#### Source material:
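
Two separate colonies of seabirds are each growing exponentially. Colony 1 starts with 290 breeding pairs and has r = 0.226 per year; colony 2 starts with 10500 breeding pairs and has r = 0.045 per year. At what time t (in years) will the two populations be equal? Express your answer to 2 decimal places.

19.83 years

Set 290·e^(0.226t) = 10500·e^(0.045t).
e^((0.226 − 0.045)t) = 10500/290 → e^(0.181·t) = 36.207.
0.181·t = ln(36.207) = 3.5892, so t = 3.5892/0.181 = 19.83.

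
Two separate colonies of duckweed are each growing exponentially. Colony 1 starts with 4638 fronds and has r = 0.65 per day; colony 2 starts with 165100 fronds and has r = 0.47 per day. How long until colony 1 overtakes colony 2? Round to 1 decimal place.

19.8 days

Set 4638·e^(0.65t) = 165100·e^(0.47t).
e^((0.65 − 0.47)t) = 165100/4638 → e^(0.18·t) = 35.597.
0.18·t = ln(35.597) = 3.5723, so t = 3.5723/0.18 = 19.846.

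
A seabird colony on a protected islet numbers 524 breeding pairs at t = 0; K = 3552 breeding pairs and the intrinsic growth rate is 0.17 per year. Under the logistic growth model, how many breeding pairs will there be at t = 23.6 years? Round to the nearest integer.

3216 breeding pairs

A = (K − N₀)/N₀ = (3552 − 524)/524 = 5.7786.
N(t) = K/(1 + A·e^(−rt)) = 3552/(1 + 5.7786×e^(−0.17×23.6)).
e^(−4.012) = 0.018097; denominator = 1 + 5.7786×0.018097 = 1.1046.
N = 3552/1.1046 = 3215.71.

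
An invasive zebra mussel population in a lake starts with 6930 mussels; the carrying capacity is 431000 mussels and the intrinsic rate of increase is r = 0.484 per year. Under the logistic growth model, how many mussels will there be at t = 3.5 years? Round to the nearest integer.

A = (K − N₀)/N₀ = (431000 − 6930)/6930 = 61.193.
N(t) = K/(1 + A·e^(−rt)) = 431000/(1 + 61.193×e^(−0.484×3.5)).
e^(−1.694) = 0.18378; denominator = 1 + 61.193×0.18378 = 12.246.
N = 431000/12.246 = 35194.3.

35194 mussels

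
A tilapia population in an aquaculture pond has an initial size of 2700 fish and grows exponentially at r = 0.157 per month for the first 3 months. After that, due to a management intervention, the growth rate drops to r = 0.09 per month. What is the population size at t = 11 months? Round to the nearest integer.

8884 fish

Phase 1: N(3) = 2700·e^(0.157×3) = 2700·e^0.471 = 4324.31.
Phase 2 runs for 11 − 3 = 8 months at r = 0.09.
N(11) = 4324.31·e^(0.09×8) = 4324.31·e^0.72 = 8884.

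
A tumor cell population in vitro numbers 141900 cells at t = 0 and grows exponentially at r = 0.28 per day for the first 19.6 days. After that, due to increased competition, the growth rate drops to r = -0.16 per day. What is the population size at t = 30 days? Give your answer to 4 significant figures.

Phase 1: N(19.6) = 141900·e^(0.28×19.6) = 141900·e^5.488 = 3.430761×10^7.
Phase 2 runs for 30 − 19.6 = 10.4 days at r = -0.16.
N(30) = 3.430761×10^7·e^(-0.16×10.4) = 3.430761×10^7·e^-1.664 = 6.497174×10^6.

6497000 cells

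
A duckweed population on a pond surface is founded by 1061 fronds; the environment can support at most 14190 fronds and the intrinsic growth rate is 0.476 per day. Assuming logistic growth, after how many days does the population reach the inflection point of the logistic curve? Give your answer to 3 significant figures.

Logistic growth is fastest at N = K/2 = 7095.
A = (K − N₀)/N₀ = 12.374. Set K/(1 + A·e^(−rt)) = K/2 → A·e^(−rt) = 1.
e^(−0.476t) = 1/12.374 = 0.0808135, so t = ln(12.374)/0.476 = 2.5156/0.476 = 5.2849.

5.28 days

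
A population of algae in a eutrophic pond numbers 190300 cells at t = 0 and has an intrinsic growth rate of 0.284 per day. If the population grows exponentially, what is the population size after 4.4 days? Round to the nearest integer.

663947 cells

N(t) = N₀·e^(rt) = 190300 × e^(0.284×4.4) = 190300 × e^1.25.
e^1.25 ≈ 3.4889, so N ≈ 190300 × 3.4889 = 663947.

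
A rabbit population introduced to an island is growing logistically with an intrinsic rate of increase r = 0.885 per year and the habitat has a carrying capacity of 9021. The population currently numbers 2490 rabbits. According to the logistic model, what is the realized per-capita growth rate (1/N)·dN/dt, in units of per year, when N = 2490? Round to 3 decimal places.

0.641 per year

(1/N)·dN/dt = r(1 − N/K) = 0.885 × (1 − 2490/9021).
= 0.885 × 0.72398 = 0.64072.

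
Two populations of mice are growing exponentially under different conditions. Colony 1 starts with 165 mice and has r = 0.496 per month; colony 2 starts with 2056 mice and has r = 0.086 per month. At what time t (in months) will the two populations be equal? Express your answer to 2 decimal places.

6.15 months

Set 165·e^(0.496t) = 2056·e^(0.086t).
e^((0.496 − 0.086)t) = 2056/165 → e^(0.41·t) = 12.461.
0.41·t = ln(12.461) = 2.5226, so t = 2.5226/0.41 = 6.1526.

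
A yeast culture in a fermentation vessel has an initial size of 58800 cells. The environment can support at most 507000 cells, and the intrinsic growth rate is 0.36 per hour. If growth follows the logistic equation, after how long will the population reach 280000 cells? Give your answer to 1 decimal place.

A = (K − N₀)/N₀ = (507000 − 58800)/58800 = 7.6224.
Solve 507000/(1 + 7.6224·e^(−0.36t)) = 280000: 1 + 7.6224·e^(−0.36t) = 1.8107, so e^(−0.36t) = 0.106359.
−0.36·t = ln(0.106359) = -2.2409, so t = 2.2409/0.36 = 6.2248.

6.2 hours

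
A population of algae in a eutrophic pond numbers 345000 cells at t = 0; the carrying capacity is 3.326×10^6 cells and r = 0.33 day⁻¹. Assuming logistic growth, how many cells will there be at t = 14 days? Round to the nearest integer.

A = (K − N₀)/N₀ = (3.326×10^6 − 345000)/345000 = 8.6406.
N(t) = K/(1 + A·e^(−rt)) = 3.326×10^6/(1 + 8.6406×e^(−0.33×14)).
e^(−4.62) = 0.0098528; denominator = 1 + 8.6406×0.0098528 = 1.0851.
N = 3.326×10^6/1.0851 = 3.06506×10^6.

3065060 cells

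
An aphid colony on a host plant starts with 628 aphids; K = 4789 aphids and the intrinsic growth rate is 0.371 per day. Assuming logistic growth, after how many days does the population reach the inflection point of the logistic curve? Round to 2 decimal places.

5.10 days

Logistic growth is fastest at N = K/2 = 2394.5.
A = (K − N₀)/N₀ = 6.6258. Set K/(1 + A·e^(−rt)) = K/2 → A·e^(−rt) = 1.
e^(−0.371t) = 1/6.6258 = 0.150925, so t = ln(6.6258)/0.371 = 1.891/0.371 = 5.097.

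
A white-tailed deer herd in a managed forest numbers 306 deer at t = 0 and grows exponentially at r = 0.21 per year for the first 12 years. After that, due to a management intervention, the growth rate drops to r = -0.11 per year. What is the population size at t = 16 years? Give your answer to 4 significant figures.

2449 deer

Phase 1: N(12) = 306·e^(0.21×12) = 306·e^2.52 = 3803.15.
Phase 2 runs for 16 − 12 = 4 years at r = -0.11.
N(16) = 3803.15·e^(-0.11×4) = 3803.15·e^-0.44 = 2449.37.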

#### Assigned task:
Would you repeat each of the lines above exactly?

#### Output below:
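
Two separate colonies of seabirds are each growing exponentially. Colony 1 starts with 290 breeding pairs and has r = 0.226 per year; colony 2 starts with 10500 breeding pairs and has r = 0.045 per year. At what time t (in years) will the two populations be equal? Express your answer to 2 decimal places.

19.83 years

Set 290·e^(0.226t) = 10500·e^(0.045t).
e^((0.226 − 0.045)t) = 10500/290 → e^(0.181·t) = 36.207.
0.181·t = ln(36.207) = 3.5892, so t = 3.5892/0.181 = 19.83.

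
Two separate colonies of duckweed are each growing exponentially. Colony 1 starts with 4638 fronds and has r = 0.65 per day; colony 2 starts with 165100 fronds and has r = 0.47 per day. How long until colony 1 overtakes colony 2? Round to 1 decimal place.

19.8 days

Set 4638·e^(0.65t) = 165100·e^(0.47t).
e^((0.65 − 0.47)t) = 165100/4638 → e^(0.18·t) = 35.597.
0.18·t = ln(35.597) = 3.5723, so t = 3.5723/0.18 = 19.846.

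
A seabird colony on a protected islet numbers 524 breeding pairs at t = 0; K = 3552 breeding pairs and the intrinsic growth rate is 0.17 per year. Under the logistic growth model, how many breeding pairs will there be at t = 23.6 years? Round to the nearest integer.

3216 breeding pairs

A = (K − N₀)/N₀ = (3552 − 524)/524 = 5.7786.
N(t) = K/(1 + A·e^(−rt)) = 3552/(1 + 5.7786×e^(−0.17×23.6)).
e^(−4.012) = 0.018097; denominator = 1 + 5.7786×0.018097 = 1.1046.
N = 3552/1.1046 = 3215.71.

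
An invasive zebra mussel population in a lake starts with 6930 mussels; the carrying capacity is 431000 mussels and the intrinsic rate of increase is r = 0.484 per year. Under the logistic growth model, how many mussels will there be at t = 3.5 years? Round to the nearest integer.

A = (K − N₀)/N₀ = (431000 − 6930)/6930 = 61.193.
N(t) = K/(1 + A·e^(−rt)) = 431000/(1 + 61.193×e^(−0.484×3.5)).
e^(−1.694) = 0.18378; denominator = 1 + 61.193×0.18378 = 12.246.
N = 431000/12.246 = 35194.3.

35194 mussels

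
A tilapia population in an aquaculture pond has an initial size of 2700 fish and grows exponentially at r = 0.157 per month for the first 3 months. After that, due to a management intervention, the growth rate drops to r = 0.09 per month. What is the population size at t = 11 months? Round to the nearest integer.

8884 fish

Phase 1: N(3) = 2700·e^(0.157×3) = 2700·e^0.471 = 4324.31.
Phase 2 runs for 11 − 3 = 8 months at r = 0.09.
N(11) = 4324.31·e^(0.09×8) = 4324.31·e^0.72 = 8884.

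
A tumor cell population in vitro numbers 141900 cells at t = 0 and grows exponentially at r = 0.28 per day for the first 19.6 days. After that, due to increased competition, the growth rate drops to r = -0.16 per day. What is the population size at t = 30 days? Give your answer to 4 significant figures.

Phase 1: N(19.6) = 141900·e^(0.28×19.6) = 141900·e^5.488 = 3.430761×10^7.
Phase 2 runs for 30 − 19.6 = 10.4 days at r = -0.16.
N(30) = 3.430761×10^7·e^(-0.16×10.4) = 3.430761×10^7·e^-1.664 = 6.497174×10^6.

6497000 cells

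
A duckweed population on a pond surface is founded by 1061 fronds; the environment can support at most 14190 fronds and the intrinsic growth rate is 0.476 per day. Assuming logistic growth, after how many days does the population reach the inflection point of the logistic curve? Give your answer to 3 significant figures.

Logistic growth is fastest at N = K/2 = 7095.
A = (K − N₀)/N₀ = 12.374. Set K/(1 + A·e^(−rt)) = K/2 → A·e^(−rt) = 1.
e^(−0.476t) = 1/12.374 = 0.0808135, so t = ln(12.374)/0.476 = 2.5156/0.476 = 5.2849.

5.28 days

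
A population of algae in a eutrophic pond numbers 190300 cells at t = 0 and has an intrinsic growth rate of 0.284 per day. If the population grows exponentially, what is the population size after 4.4 days? Round to the nearest integer.

663947 cells

N(t) = N₀·e^(rt) = 190300 × e^(0.284×4.4) = 190300 × e^1.25.
e^1.25 ≈ 3.4889, so N ≈ 190300 × 3.4889 = 663947.

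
A rabbit population introduced to an island is growing logistically with an intrinsic rate of increase r = 0.885 per year and the habitat has a carrying capacity of 9021. The population currently numbers 2490 rabbits. According to the logistic model, what is the realized per-capita growth rate (1/N)·dN/dt, in units of per year, when N = 2490? Round to 3 decimal places.

0.641 per year

(1/N)·dN/dt = r(1 − N/K) = 0.885 × (1 − 2490/9021).
= 0.885 × 0.72398 = 0.64072.

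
Two populations of mice are growing exponentially under different conditions. Colony 1 starts with 165 mice and has r = 0.496 per month; colony 2 starts with 2056 mice and has r = 0.086 per month. At what time t (in months) will the two populations be equal? Express your answer to 2 decimal places.

6.15 months

Set 165·e^(0.496t) = 2056·e^(0.086t).
e^((0.496 − 0.086)t) = 2056/165 → e^(0.41·t) = 12.461.
0.41·t = ln(12.461) = 2.5226, so t = 2.5226/0.41 = 6.1526.

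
A yeast culture in a fermentation vessel has an initial size of 58800 cells. The environment can support at most 507000 cells, and the intrinsic growth rate is 0.36 per hour. If growth follows the logistic equation, after how long will the population reach 280000 cells? Give your answer to 1 decimal place.

A = (K − N₀)/N₀ = (507000 − 58800)/58800 = 7.6224.
Solve 507000/(1 + 7.6224·e^(−0.36t)) = 280000: 1 + 7.6224·e^(−0.36t) = 1.8107, so e^(−0.36t) = 0.106359.
−0.36·t = ln(0.106359) = -2.2409, so t = 2.2409/0.36 = 6.2248.

6.2 hours

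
A population of algae in a eutrophic pond numbers 345000 cells at t = 0; the carrying capacity is 3.326×10^6 cells and r = 0.33 day⁻¹. Assuming logistic growth, how many cells will there be at t = 14 days? Round to the nearest integer.

A = (K − N₀)/N₀ = (3.326×10^6 − 345000)/345000 = 8.6406.
N(t) = K/(1 + A·e^(−rt)) = 3.326×10^6/(1 + 8.6406×e^(−0.33×14)).
e^(−4.62) = 0.0098528; denominator = 1 + 8.6406×0.0098528 = 1.0851.
N = 3.326×10^6/1.0851 = 3.06506×10^6.

3065060 cells

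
An aphid colony on a host plant starts with 628 aphids; K = 4789 aphids and the intrinsic growth rate is 0.371 per day. Assuming logistic growth, after how many days does the population reach the inflection point of the logistic curve? Round to 2 decimal places.

5.10 days

Logistic growth is fastest at N = K/2 = 2394.5.
A = (K − N₀)/N₀ = 6.6258. Set K/(1 + A·e^(−rt)) = K/2 → A·e^(−rt) = 1.
e^(−0.371t) = 1/6.6258 = 0.150925, so t = ln(6.6258)/0.371 = 1.891/0.371 = 5.097.

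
A white-tailed deer herd in a managed forest numbers 306 deer at t = 0 and grows exponentially at r = 0.21 per year for the first 12 years. After that, due to a management intervention, the growth rate drops to r = -0.11 per year. What is the population size at t = 16 years? Give your answer to 4 significant figures.

2449 deer

Phase 1: N(12) = 306·e^(0.21×12) = 306·e^2.52 = 3803.15.
Phase 2 runs for 16 − 12 = 4 years at r = -0.11.
N(16) = 3803.15·e^(-0.11×4) = 3803.15·e^-0.44 = 2449.37.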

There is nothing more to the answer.